Top of Records shown
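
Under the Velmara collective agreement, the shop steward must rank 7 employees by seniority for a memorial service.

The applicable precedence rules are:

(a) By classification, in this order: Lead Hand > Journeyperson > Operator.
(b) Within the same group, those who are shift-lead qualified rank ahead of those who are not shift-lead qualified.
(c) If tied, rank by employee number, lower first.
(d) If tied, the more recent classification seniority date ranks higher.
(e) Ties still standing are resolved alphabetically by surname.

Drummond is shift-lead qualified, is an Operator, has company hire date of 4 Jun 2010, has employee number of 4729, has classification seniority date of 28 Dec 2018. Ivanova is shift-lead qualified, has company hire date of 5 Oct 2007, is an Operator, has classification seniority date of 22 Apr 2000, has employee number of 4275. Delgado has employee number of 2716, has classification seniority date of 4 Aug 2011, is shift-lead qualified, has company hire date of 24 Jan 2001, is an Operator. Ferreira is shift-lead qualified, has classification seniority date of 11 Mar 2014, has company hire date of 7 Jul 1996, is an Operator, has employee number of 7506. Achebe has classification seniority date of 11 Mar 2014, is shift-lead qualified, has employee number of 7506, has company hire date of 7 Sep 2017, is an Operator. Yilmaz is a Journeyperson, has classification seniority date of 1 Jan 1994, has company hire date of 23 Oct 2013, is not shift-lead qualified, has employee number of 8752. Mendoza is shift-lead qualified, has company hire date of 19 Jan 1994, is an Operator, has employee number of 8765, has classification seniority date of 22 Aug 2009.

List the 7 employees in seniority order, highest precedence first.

By classification: Yilmaz (Journeyperson); then Delgado, Ivanova, Drummond, Achebe, Ferreira and Mendoza (Operator).
Delgado, Ivanova, Drummond, Achebe, Ferreira and Mendoza are each shift-lead qualified, so the next rule applies.
Among Delgado, Ivanova, Drummond, Achebe, Ferreira and Mendoza, by employee number (lower first): Delgado (2716) before Ivanova (4275) before Drummond (4729) before Achebe and Ferreira (7506) before Mendoza (8765).
Achebe and Ferreira both have classification seniority date 11 Mar 2014, so the next rule applies.
Among Achebe and Ferreira, alphabetically by surname: Achebe before Ferreira.
Full order: Yilmaz, Delgado, Ivanova, Drummond, Achebe, Ferreira, Mendoza.

Yilmaz, Delgado, Ivanova, Drummond, Achebe, Ferreira, Mendoza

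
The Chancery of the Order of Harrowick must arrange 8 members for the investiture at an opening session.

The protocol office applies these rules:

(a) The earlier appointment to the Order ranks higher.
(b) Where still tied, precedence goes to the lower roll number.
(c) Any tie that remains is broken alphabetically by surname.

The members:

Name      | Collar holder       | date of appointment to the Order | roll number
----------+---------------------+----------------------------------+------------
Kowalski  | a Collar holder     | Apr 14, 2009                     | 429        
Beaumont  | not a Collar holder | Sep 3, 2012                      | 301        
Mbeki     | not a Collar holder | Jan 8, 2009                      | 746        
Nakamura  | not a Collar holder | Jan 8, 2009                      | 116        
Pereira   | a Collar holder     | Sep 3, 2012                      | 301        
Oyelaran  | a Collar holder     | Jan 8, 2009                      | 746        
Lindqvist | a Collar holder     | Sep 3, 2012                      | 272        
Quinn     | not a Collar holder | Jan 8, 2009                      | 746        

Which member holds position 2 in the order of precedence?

Mbeki

By date of appointment to the Order (earlier first): Nakamura, Mbeki, Oyelaran and Quinn (each Jan 8, 2009); then Kowalski (Apr 14, 2009); then Lindqvist, Beaumont and Pereira (each Sep 3, 2012).
Among Nakamura, Mbeki, Oyelaran and Quinn, by roll number (lower first): Nakamura (116) before Mbeki, Oyelaran and Quinn (746).
Among Mbeki, Oyelaran and Quinn, alphabetically by surname: Mbeki before Oyelaran before Quinn.
Among Lindqvist, Beaumont and Pereira, by roll number (lower first): Lindqvist (272) before Beaumont and Pereira (301).
Among Beaumont and Pereira, alphabetically by surname: Beaumont before Pereira.
Order: Nakamura, Mbeki, Oyelaran, Quinn, Kowalski, Lindqvist, Beaumont, Pereira.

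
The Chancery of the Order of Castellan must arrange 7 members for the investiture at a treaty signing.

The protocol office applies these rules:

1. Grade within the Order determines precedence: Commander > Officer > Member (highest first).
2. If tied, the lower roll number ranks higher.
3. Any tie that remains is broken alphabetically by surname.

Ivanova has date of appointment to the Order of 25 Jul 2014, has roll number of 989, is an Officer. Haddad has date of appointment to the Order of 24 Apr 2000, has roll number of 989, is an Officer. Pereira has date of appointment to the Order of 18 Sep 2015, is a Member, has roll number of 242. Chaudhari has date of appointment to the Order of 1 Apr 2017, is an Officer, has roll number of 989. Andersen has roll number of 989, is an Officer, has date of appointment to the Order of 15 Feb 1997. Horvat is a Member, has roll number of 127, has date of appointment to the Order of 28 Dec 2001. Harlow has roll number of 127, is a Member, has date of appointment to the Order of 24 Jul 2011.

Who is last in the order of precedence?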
Bottom of Records shown
* [Exercise]: Write out the whole listing exactly as it stands.

* [Solution for this exercise]:
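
Under the Velmara collective agreement, the shop steward must rank 7 employees by seniority for a memorial service.

The applicable precedence rules are:

(a) By classification, in this order: Lead Hand > Journeyperson > Operator.
(b) Within the same group, those who are shift-lead qualified rank ahead of those who are not shift-lead qualified.
(c) If tied, rank by employee number, lower first.
(d) If tied, the more recent classification seniority date ranks higher.
(e) Ties still standing are resolved alphabetically by surname.

Drummond is shift-lead qualified, is an Operator, has company hire date of 4 Jun 2010, has employee number of 4729, has classification seniority date of 28 Dec 2018. Ivanova is shift-lead qualified, has company hire date of 5 Oct 2007, is an Operator, has classification seniority date of 22 Apr 2000, has employee number of 4275. Delgado has employee number of 2716, has classification seniority date of 4 Aug 2011, is shift-lead qualified, has company hire date of 24 Jan 2001, is an Operator. Ferreira is shift-lead qualified, has classification seniority date of 11 Mar 2014, has company hire date of 7 Jul 1996, is an Operator, has employee number of 7506. Achebe has classification seniority date of 11 Mar 2014, is shift-lead qualified, has employee number of 7506, has company hire date of 7 Sep 2017, is an Operator. Yilmaz is a Journeyperson, has classification seniority date of 1 Jan 1994, has company hire date of 23 Oct 2013, is not shift-lead qualified, has employee number of 8752. Mendoza is shift-lead qualified, has company hire date of 19 Jan 1994, is an Operator, has employee number of 8765, has classification seniority date of 22 Aug 2009.

List the 7 employees in seniority order, highest precedence first.

By classification: Yilmaz (Journeyperson); then Delgado, Ivanova, Drummond, Achebe, Ferreira and Mendoza (Operator).
Delgado, Ivanova, Drummond, Achebe, Ferreira and Mendoza are each shift-lead qualified, so the next rule applies.
Among Delgado, Ivanova, Drummond, Achebe, Ferreira and Mendoza, by employee number (lower first): Delgado (2716) before Ivanova (4275) before Drummond (4729) before Achebe and Ferreira (7506) before Mendoza (8765).
Achebe and Ferreira both have classification seniority date 11 Mar 2014, so the next rule applies.
Among Achebe and Ferreira, alphabetically by surname: Achebe before Ferreira.
Full order: Yilmaz, Delgado, Ivanova, Drummond, Achebe, Ferreira, Mendoza.

Yilmaz, Delgado, Ivanova, Drummond, Achebe, Ferreira, Mendoza

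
The Chancery of the Order of Harrowick must arrange 8 members for the investiture at an opening session.

The protocol office applies these rules:

(a) The earlier appointment to the Order ranks higher.
(b) Where still tied, precedence goes to the lower roll number.
(c) Any tie that remains is broken alphabetically by surname.

The members:

Name      | Collar holder       | date of appointment to the Order | roll number
----------+---------------------+----------------------------------+------------
Kowalski  | a Collar holder     | Apr 14, 2009                     | 429        
Beaumont  | not a Collar holder | Sep 3, 2012                      | 301        
Mbeki     | not a Collar holder | Jan 8, 2009                      | 746        
Nakamura  | not a Collar holder | Jan 8, 2009                      | 116        
Pereira   | a Collar holder     | Sep 3, 2012                      | 301        
Oyelaran  | a Collar holder     | Jan 8, 2009                      | 746        
Lindqvist | a Collar holder     | Sep 3, 2012                      | 272        
Quinn     | not a Collar holder | Jan 8, 2009                      | 746        

Which member holds position 2 in the order of precedence?

Mbeki

By date of appointment to the Order (earlier first): Nakamura, Mbeki, Oyelaran and Quinn (each Jan 8, 2009); then Kowalski (Apr 14, 2009); then Lindqvist, Beaumont and Pereira (each Sep 3, 2012).
Among Nakamura, Mbeki, Oyelaran and Quinn, by roll number (lower first): Nakamura (116) before Mbeki, Oyelaran and Quinn (746).
Among Mbeki, Oyelaran and Quinn, alphabetically by surname: Mbeki before Oyelaran before Quinn.
Among Lindqvist, Beaumont and Pereira, by roll number (lower first): Lindqvist (272) before Beaumont and Pereira (301).
Among Beaumont and Pereira, alphabetically by surname: Beaumont before Pereira.
Order: Nakamura, Mbeki, Oyelaran, Quinn, Kowalski, Lindqvist, Beaumont, Pereira.

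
The Chancery of the Order of Castellan must arrange 7 members for the investiture at a treaty signing.

The protocol office applies these rules:

1. Grade within the Order determines precedence: Commander > Officer > Member (highest first).
2. If tied, the lower roll number ranks higher.
3. Any tie that remains is broken alphabetically by surname.

Ivanova has date of appointment to the Order of 25 Jul 2014, has roll number of 989, is an Officer. Haddad has date of appointment to the Order of 24 Apr 2000, has roll number of 989, is an Officer. Pereira has date of appointment to the Order of 18 Sep 2015, is a Member, has roll number of 242. Chaudhari has date of appointment to the Order of 1 Apr 2017, is an Officer, has roll number of 989. Andersen has roll number of 989, is an Officer, has date of appointment to the Order of 15 Feb 1997. Horvat is a Member, has roll number of 127, has date of appointment to the Order of 28 Dec 2001. Harlow has roll number of 127, is a Member, has date of appointment to the Order of 24 Jul 2011.

Who is last in the order of precedence?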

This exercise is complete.